## [ABOUT THIS TASK]
Word for word, restate the lines of the data from the first through the one containing "-(-17/11)^2 = -289/121 = -2.39", and nothing else.

[AVAILABLE DATA — start]

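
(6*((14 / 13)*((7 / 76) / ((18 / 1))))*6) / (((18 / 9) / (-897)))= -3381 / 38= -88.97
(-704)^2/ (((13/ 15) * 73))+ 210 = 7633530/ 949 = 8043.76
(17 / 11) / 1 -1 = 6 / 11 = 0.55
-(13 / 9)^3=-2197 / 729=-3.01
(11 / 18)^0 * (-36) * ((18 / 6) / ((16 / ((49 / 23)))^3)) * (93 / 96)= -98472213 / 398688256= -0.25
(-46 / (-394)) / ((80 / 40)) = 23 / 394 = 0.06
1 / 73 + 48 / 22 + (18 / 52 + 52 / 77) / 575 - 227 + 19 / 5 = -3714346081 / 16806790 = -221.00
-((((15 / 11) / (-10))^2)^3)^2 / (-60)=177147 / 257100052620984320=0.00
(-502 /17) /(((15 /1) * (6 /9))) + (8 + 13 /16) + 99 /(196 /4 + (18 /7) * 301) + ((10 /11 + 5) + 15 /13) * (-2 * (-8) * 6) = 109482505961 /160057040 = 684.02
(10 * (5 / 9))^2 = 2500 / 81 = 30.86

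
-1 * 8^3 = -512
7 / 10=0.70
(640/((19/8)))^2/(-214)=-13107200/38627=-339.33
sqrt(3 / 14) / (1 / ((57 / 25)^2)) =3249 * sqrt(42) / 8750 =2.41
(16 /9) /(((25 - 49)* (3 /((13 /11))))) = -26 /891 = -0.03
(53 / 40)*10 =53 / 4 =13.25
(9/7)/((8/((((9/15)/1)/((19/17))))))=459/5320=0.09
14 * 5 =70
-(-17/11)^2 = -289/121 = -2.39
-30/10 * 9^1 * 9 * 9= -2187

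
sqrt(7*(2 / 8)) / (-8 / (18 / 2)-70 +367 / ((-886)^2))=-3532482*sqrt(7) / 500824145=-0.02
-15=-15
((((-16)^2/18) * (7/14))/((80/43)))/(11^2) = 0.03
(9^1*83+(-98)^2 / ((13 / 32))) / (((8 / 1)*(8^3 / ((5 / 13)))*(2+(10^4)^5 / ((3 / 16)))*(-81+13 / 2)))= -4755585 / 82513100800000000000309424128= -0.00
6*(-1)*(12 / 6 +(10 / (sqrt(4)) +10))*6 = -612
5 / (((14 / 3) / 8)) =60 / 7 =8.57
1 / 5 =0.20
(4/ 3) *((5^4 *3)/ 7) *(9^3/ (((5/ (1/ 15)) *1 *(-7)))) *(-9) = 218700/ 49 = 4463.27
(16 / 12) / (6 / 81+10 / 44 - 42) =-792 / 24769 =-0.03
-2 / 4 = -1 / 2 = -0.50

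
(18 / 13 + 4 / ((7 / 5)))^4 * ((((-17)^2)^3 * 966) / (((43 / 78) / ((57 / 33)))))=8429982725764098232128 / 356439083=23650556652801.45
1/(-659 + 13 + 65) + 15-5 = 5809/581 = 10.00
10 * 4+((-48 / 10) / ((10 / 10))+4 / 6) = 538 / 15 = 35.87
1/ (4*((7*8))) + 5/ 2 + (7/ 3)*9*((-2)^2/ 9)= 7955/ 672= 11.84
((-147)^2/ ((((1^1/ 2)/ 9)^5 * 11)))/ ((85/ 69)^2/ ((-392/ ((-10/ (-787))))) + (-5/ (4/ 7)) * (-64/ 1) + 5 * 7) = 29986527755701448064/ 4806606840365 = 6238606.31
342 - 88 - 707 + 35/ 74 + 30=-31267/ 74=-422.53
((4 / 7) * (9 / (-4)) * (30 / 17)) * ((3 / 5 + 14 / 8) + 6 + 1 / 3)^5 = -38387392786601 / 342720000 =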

[AVAILABLE DATA — finish]

## [EXERCISE RESULT]
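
(6*((14 / 13)*((7 / 76) / ((18 / 1))))*6) / (((18 / 9) / (-897)))= -3381 / 38= -88.97
(-704)^2/ (((13/ 15) * 73))+ 210 = 7633530/ 949 = 8043.76
(17 / 11) / 1 -1 = 6 / 11 = 0.55
-(13 / 9)^3=-2197 / 729=-3.01
(11 / 18)^0 * (-36) * ((18 / 6) / ((16 / ((49 / 23)))^3)) * (93 / 96)= -98472213 / 398688256= -0.25
(-46 / (-394)) / ((80 / 40)) = 23 / 394 = 0.06
1 / 73 + 48 / 22 + (18 / 52 + 52 / 77) / 575 - 227 + 19 / 5 = -3714346081 / 16806790 = -221.00
-((((15 / 11) / (-10))^2)^3)^2 / (-60)=177147 / 257100052620984320=0.00
(-502 /17) /(((15 /1) * (6 /9))) + (8 + 13 /16) + 99 /(196 /4 + (18 /7) * 301) + ((10 /11 + 5) + 15 /13) * (-2 * (-8) * 6) = 109482505961 /160057040 = 684.02
(10 * (5 / 9))^2 = 2500 / 81 = 30.86

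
-1 * 8^3 = -512
7 / 10=0.70
(640/((19/8)))^2/(-214)=-13107200/38627=-339.33
sqrt(3 / 14) / (1 / ((57 / 25)^2)) =3249 * sqrt(42) / 8750 =2.41
(16 /9) /(((25 - 49)* (3 /((13 /11))))) = -26 /891 = -0.03
(53 / 40)*10 =53 / 4 =13.25
(9/7)/((8/((((9/15)/1)/((19/17))))))=459/5320=0.09
14 * 5 =70
-(-17/11)^2 = -289/121 = -2.39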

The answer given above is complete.